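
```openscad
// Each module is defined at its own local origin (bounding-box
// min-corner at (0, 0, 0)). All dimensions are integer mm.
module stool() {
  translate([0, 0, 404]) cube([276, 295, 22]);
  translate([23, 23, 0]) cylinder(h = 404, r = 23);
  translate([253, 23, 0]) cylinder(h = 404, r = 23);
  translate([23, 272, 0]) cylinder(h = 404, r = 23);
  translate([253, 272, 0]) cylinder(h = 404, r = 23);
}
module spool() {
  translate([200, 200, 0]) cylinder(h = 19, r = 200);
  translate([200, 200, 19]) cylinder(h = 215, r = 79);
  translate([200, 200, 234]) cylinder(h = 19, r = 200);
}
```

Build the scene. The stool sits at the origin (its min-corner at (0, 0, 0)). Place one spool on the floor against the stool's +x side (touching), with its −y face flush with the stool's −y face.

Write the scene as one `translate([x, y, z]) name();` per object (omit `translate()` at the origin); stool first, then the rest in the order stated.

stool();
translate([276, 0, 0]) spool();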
+-------+
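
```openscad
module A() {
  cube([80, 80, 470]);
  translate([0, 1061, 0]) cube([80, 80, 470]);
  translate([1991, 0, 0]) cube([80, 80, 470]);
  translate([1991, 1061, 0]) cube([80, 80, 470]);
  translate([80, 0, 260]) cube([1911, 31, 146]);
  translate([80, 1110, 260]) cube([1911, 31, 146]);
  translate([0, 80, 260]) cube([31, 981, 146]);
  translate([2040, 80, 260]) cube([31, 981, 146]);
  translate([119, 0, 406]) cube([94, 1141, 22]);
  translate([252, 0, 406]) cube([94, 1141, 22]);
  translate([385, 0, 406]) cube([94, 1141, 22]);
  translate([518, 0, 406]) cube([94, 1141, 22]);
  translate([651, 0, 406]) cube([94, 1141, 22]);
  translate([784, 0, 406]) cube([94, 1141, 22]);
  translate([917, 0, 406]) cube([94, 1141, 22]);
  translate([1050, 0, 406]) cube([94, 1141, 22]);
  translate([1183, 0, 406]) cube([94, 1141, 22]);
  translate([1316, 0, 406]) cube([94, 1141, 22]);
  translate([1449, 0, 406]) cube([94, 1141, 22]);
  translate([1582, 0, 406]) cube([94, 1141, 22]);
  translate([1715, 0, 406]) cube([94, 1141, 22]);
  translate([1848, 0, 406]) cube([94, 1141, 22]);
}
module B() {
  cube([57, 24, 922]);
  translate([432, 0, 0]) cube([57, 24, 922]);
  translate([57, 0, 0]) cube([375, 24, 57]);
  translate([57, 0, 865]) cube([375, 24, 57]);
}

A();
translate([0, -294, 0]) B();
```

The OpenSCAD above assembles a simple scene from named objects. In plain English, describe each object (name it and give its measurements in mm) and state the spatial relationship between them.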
+-------+
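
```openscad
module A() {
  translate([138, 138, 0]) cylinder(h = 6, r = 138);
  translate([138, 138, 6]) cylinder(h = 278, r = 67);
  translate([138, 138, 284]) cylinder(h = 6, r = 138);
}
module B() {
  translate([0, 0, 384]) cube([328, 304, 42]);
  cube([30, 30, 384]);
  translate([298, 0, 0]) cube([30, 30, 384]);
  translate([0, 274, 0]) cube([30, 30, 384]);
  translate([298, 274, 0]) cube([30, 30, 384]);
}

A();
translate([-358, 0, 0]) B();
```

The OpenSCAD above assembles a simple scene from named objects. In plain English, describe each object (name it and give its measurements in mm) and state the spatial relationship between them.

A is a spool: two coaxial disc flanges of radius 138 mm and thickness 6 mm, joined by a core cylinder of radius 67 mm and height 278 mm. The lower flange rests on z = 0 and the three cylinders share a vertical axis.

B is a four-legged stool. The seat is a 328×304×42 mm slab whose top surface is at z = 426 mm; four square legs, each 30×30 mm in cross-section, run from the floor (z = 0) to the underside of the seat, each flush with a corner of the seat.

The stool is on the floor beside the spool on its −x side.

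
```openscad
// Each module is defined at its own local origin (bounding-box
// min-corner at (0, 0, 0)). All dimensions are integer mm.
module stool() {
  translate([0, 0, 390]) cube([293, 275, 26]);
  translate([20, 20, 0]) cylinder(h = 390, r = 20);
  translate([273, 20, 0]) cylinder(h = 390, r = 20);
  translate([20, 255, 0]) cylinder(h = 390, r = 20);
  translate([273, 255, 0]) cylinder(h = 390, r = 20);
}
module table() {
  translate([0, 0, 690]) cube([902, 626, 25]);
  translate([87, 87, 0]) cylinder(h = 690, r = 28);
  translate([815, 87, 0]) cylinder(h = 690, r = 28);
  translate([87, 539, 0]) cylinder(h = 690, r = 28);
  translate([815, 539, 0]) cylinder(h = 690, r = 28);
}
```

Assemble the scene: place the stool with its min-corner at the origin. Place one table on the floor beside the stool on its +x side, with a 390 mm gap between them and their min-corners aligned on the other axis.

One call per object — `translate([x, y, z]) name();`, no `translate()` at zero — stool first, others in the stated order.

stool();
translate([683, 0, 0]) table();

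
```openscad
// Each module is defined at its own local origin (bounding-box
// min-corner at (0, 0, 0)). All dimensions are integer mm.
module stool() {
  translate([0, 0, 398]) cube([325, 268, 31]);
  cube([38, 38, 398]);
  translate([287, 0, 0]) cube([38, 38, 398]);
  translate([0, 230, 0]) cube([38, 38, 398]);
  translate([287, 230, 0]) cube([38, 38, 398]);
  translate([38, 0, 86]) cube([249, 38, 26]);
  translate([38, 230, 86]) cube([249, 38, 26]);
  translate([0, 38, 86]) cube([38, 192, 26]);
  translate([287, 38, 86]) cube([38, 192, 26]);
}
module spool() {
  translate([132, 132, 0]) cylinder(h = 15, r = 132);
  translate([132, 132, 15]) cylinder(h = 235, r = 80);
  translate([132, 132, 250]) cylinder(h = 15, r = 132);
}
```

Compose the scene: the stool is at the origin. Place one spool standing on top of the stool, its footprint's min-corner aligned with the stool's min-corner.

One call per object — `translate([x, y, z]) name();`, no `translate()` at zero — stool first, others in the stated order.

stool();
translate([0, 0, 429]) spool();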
+-------+
[Exercise aim]:
Show all lines from the listing above in which "Place" appears.

[Result]:
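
Build the scene. The stool sits at the origin (its min-corner at (0, 0, 0)). Place one spool on the floor against the stool's +x side (touching), with its −y face flush with the stool's −y face.
Assemble the scene: place the stool with its min-corner at the origin. Place one table on the floor beside the stool on its +x side, with a 390 mm gap between them and their min-corners aligned on the other axis.
Compose the scene: the stool is at the origin. Place one spool standing on top of the stool, its footprint's min-corner aligned with the stool's min-corner.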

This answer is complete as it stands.